_Data provided:_
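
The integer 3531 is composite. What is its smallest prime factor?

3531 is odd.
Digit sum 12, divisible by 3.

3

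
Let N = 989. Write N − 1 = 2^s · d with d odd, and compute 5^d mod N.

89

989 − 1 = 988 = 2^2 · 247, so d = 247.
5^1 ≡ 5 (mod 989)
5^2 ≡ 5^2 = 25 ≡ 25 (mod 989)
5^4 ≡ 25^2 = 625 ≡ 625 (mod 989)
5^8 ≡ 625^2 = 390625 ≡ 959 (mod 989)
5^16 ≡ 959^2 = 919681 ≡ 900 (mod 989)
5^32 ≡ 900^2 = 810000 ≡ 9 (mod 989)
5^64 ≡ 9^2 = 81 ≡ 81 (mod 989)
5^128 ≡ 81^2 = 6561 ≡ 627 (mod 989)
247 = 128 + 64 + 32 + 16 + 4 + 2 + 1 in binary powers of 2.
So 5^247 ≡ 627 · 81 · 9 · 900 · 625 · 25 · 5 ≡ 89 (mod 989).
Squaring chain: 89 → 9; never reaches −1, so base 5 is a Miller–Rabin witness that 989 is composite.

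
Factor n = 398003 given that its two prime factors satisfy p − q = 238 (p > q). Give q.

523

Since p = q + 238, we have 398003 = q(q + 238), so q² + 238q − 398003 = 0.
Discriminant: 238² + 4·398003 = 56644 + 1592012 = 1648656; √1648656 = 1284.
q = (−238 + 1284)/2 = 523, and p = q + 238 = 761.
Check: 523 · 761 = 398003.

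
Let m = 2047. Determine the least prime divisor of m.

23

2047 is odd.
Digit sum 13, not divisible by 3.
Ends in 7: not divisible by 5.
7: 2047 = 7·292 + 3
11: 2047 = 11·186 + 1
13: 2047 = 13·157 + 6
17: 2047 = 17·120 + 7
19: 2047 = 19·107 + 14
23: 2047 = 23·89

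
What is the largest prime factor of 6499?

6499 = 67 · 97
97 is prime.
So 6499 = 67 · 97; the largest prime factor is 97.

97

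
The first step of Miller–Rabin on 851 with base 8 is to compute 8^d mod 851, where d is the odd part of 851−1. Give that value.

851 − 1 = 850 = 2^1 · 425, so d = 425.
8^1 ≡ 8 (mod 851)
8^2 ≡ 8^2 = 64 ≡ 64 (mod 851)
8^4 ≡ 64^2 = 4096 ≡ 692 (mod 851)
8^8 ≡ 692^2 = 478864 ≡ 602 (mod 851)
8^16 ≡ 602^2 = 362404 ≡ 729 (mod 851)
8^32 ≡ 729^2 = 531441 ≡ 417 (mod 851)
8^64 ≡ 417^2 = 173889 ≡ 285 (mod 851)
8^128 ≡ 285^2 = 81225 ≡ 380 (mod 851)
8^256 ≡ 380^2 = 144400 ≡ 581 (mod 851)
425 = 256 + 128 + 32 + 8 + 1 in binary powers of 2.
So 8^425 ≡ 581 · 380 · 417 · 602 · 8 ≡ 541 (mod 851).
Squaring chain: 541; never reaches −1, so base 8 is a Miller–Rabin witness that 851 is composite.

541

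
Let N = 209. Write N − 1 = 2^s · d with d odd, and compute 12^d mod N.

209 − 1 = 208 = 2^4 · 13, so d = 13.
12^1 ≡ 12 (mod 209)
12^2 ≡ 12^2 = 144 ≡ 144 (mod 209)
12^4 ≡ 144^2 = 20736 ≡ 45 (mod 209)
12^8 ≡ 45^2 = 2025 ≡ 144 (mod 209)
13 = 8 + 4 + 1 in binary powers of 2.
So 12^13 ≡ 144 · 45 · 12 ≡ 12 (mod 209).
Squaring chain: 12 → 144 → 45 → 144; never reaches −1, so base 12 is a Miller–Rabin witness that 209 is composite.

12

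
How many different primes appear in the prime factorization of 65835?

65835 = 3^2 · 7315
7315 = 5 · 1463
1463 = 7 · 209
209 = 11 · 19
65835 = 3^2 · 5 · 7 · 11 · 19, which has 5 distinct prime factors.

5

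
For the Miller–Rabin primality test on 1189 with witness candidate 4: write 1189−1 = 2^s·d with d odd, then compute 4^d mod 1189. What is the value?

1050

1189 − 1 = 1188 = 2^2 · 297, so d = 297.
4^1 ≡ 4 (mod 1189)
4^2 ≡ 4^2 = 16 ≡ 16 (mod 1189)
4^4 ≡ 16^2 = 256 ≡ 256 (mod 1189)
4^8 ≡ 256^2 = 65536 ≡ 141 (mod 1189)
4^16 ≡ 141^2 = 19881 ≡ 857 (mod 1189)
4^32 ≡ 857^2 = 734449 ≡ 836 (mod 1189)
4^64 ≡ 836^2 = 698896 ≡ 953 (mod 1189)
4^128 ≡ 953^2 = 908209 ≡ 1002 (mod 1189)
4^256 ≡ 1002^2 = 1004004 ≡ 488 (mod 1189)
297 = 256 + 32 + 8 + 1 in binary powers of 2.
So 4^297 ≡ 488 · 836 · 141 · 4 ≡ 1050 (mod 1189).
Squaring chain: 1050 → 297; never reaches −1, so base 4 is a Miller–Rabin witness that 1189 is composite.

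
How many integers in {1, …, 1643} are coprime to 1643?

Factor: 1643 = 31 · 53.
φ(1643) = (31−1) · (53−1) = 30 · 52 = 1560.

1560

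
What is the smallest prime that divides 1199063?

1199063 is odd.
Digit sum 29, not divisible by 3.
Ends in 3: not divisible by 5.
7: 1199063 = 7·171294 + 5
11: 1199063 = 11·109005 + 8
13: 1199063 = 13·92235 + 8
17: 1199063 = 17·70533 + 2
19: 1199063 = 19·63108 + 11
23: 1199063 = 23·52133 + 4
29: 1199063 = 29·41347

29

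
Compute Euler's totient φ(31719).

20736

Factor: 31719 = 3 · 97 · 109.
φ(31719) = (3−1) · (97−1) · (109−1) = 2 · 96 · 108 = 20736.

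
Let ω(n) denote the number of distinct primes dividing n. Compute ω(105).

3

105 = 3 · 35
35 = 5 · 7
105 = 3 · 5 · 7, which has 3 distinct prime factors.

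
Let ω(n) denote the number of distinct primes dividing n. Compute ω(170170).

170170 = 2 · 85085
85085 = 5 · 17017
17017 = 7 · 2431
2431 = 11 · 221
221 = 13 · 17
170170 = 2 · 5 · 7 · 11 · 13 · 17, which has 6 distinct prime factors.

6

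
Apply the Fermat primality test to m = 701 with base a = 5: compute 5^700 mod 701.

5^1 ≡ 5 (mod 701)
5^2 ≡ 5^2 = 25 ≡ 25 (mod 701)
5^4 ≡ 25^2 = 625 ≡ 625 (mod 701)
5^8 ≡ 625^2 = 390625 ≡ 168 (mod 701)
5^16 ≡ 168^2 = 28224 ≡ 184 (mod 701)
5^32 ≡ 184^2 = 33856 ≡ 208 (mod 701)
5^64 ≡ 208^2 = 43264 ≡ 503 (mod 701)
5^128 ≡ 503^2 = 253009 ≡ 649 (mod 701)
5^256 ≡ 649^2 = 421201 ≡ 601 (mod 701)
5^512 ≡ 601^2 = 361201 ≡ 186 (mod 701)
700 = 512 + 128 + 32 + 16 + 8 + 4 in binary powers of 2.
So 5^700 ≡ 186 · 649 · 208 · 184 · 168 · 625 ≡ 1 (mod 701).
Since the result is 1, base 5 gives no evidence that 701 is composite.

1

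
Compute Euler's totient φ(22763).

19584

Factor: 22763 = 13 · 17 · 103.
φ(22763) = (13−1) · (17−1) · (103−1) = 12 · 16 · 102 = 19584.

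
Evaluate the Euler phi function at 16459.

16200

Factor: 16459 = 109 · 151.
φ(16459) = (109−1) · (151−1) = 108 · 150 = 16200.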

_Task item:_
Above are the entries; return each one exactly.

_Result of the exercise:_
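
The integer 3531 is composite. What is its smallest prime factor?

3531 is odd.
Digit sum 12, divisible by 3.

3

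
Let N = 989. Write N − 1 = 2^s · d with d odd, and compute 5^d mod N.

89

989 − 1 = 988 = 2^2 · 247, so d = 247.
5^1 ≡ 5 (mod 989)
5^2 ≡ 5^2 = 25 ≡ 25 (mod 989)
5^4 ≡ 25^2 = 625 ≡ 625 (mod 989)
5^8 ≡ 625^2 = 390625 ≡ 959 (mod 989)
5^16 ≡ 959^2 = 919681 ≡ 900 (mod 989)
5^32 ≡ 900^2 = 810000 ≡ 9 (mod 989)
5^64 ≡ 9^2 = 81 ≡ 81 (mod 989)
5^128 ≡ 81^2 = 6561 ≡ 627 (mod 989)
247 = 128 + 64 + 32 + 16 + 4 + 2 + 1 in binary powers of 2.
So 5^247 ≡ 627 · 81 · 9 · 900 · 625 · 25 · 5 ≡ 89 (mod 989).
Squaring chain: 89 → 9; never reaches −1, so base 5 is a Miller–Rabin witness that 989 is composite.

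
Factor n = 398003 given that its two prime factors satisfy p − q = 238 (p > q). Give q.

523

Since p = q + 238, we have 398003 = q(q + 238), so q² + 238q − 398003 = 0.
Discriminant: 238² + 4·398003 = 56644 + 1592012 = 1648656; √1648656 = 1284.
q = (−238 + 1284)/2 = 523, and p = q + 238 = 761.
Check: 523 · 761 = 398003.

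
Let m = 2047. Determine the least prime divisor of m.

23

2047 is odd.
Digit sum 13, not divisible by 3.
Ends in 7: not divisible by 5.
7: 2047 = 7·292 + 3
11: 2047 = 11·186 + 1
13: 2047 = 13·157 + 6
17: 2047 = 17·120 + 7
19: 2047 = 19·107 + 14
23: 2047 = 23·89

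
What is the largest prime factor of 6499?

6499 = 67 · 97
97 is prime.
So 6499 = 67 · 97; the largest prime factor is 97.

97

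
The first step of Miller–Rabin on 851 with base 8 is to compute 8^d mod 851, where d is the odd part of 851−1. Give that value.

851 − 1 = 850 = 2^1 · 425, so d = 425.
8^1 ≡ 8 (mod 851)
8^2 ≡ 8^2 = 64 ≡ 64 (mod 851)
8^4 ≡ 64^2 = 4096 ≡ 692 (mod 851)
8^8 ≡ 692^2 = 478864 ≡ 602 (mod 851)
8^16 ≡ 602^2 = 362404 ≡ 729 (mod 851)
8^32 ≡ 729^2 = 531441 ≡ 417 (mod 851)
8^64 ≡ 417^2 = 173889 ≡ 285 (mod 851)
8^128 ≡ 285^2 = 81225 ≡ 380 (mod 851)
8^256 ≡ 380^2 = 144400 ≡ 581 (mod 851)
425 = 256 + 128 + 32 + 8 + 1 in binary powers of 2.
So 8^425 ≡ 581 · 380 · 417 · 602 · 8 ≡ 541 (mod 851).
Squaring chain: 541; never reaches −1, so base 8 is a Miller–Rabin witness that 851 is composite.

541

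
Let N = 209. Write N − 1 = 2^s · d with d odd, and compute 12^d mod N.

209 − 1 = 208 = 2^4 · 13, so d = 13.
12^1 ≡ 12 (mod 209)
12^2 ≡ 12^2 = 144 ≡ 144 (mod 209)
12^4 ≡ 144^2 = 20736 ≡ 45 (mod 209)
12^8 ≡ 45^2 = 2025 ≡ 144 (mod 209)
13 = 8 + 4 + 1 in binary powers of 2.
So 12^13 ≡ 144 · 45 · 12 ≡ 12 (mod 209).
Squaring chain: 12 → 144 → 45 → 144; never reaches −1, so base 12 is a Miller–Rabin witness that 209 is composite.

12

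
How many different primes appear in the prime factorization of 65835?

65835 = 3^2 · 7315
7315 = 5 · 1463
1463 = 7 · 209
209 = 11 · 19
65835 = 3^2 · 5 · 7 · 11 · 19, which has 5 distinct prime factors.

5

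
For the Miller–Rabin primality test on 1189 with witness candidate 4: write 1189−1 = 2^s·d with d odd, then compute 4^d mod 1189. What is the value?

1050

1189 − 1 = 1188 = 2^2 · 297, so d = 297.
4^1 ≡ 4 (mod 1189)
4^2 ≡ 4^2 = 16 ≡ 16 (mod 1189)
4^4 ≡ 16^2 = 256 ≡ 256 (mod 1189)
4^8 ≡ 256^2 = 65536 ≡ 141 (mod 1189)
4^16 ≡ 141^2 = 19881 ≡ 857 (mod 1189)
4^32 ≡ 857^2 = 734449 ≡ 836 (mod 1189)
4^64 ≡ 836^2 = 698896 ≡ 953 (mod 1189)
4^128 ≡ 953^2 = 908209 ≡ 1002 (mod 1189)
4^256 ≡ 1002^2 = 1004004 ≡ 488 (mod 1189)
297 = 256 + 32 + 8 + 1 in binary powers of 2.
So 4^297 ≡ 488 · 836 · 141 · 4 ≡ 1050 (mod 1189).
Squaring chain: 1050 → 297; never reaches −1, so base 4 is a Miller–Rabin witness that 1189 is composite.

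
How many integers in {1, …, 1643} are coprime to 1643?

Factor: 1643 = 31 · 53.
φ(1643) = (31−1) · (53−1) = 30 · 52 = 1560.

1560

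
What is the smallest prime that divides 1199063?

1199063 is odd.
Digit sum 29, not divisible by 3.
Ends in 3: not divisible by 5.
7: 1199063 = 7·171294 + 5
11: 1199063 = 11·109005 + 8
13: 1199063 = 13·92235 + 8
17: 1199063 = 17·70533 + 2
19: 1199063 = 19·63108 + 11
23: 1199063 = 23·52133 + 4
29: 1199063 = 29·41347

29

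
Compute Euler's totient φ(31719).

20736

Factor: 31719 = 3 · 97 · 109.
φ(31719) = (3−1) · (97−1) · (109−1) = 2 · 96 · 108 = 20736.

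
Let ω(n) denote the number of distinct primes dividing n. Compute ω(105).

3

105 = 3 · 35
35 = 5 · 7
105 = 3 · 5 · 7, which has 3 distinct prime factors.

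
Let ω(n) denote the number of distinct primes dividing n. Compute ω(170170).

170170 = 2 · 85085
85085 = 5 · 17017
17017 = 7 · 2431
2431 = 11 · 221
221 = 13 · 17
170170 = 2 · 5 · 7 · 11 · 13 · 17, which has 6 distinct prime factors.

6

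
Apply the Fermat primality test to m = 701 with base a = 5: compute 5^700 mod 701.

5^1 ≡ 5 (mod 701)
5^2 ≡ 5^2 = 25 ≡ 25 (mod 701)
5^4 ≡ 25^2 = 625 ≡ 625 (mod 701)
5^8 ≡ 625^2 = 390625 ≡ 168 (mod 701)
5^16 ≡ 168^2 = 28224 ≡ 184 (mod 701)
5^32 ≡ 184^2 = 33856 ≡ 208 (mod 701)
5^64 ≡ 208^2 = 43264 ≡ 503 (mod 701)
5^128 ≡ 503^2 = 253009 ≡ 649 (mod 701)
5^256 ≡ 649^2 = 421201 ≡ 601 (mod 701)
5^512 ≡ 601^2 = 361201 ≡ 186 (mod 701)
700 = 512 + 128 + 32 + 16 + 8 + 4 in binary powers of 2.
So 5^700 ≡ 186 · 649 · 208 · 184 · 168 · 625 ≡ 1 (mod 701).
Since the result is 1, base 5 gives no evidence that 701 is composite.

1

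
Compute Euler's totient φ(22763).

19584

Factor: 22763 = 13 · 17 · 103.
φ(22763) = (13−1) · (17−1) · (103−1) = 12 · 16 · 102 = 19584.

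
Evaluate the Euler phi function at 16459.

16200

Factor: 16459 = 109 · 151.
φ(16459) = (109−1) · (151−1) = 108 · 150 = 16200.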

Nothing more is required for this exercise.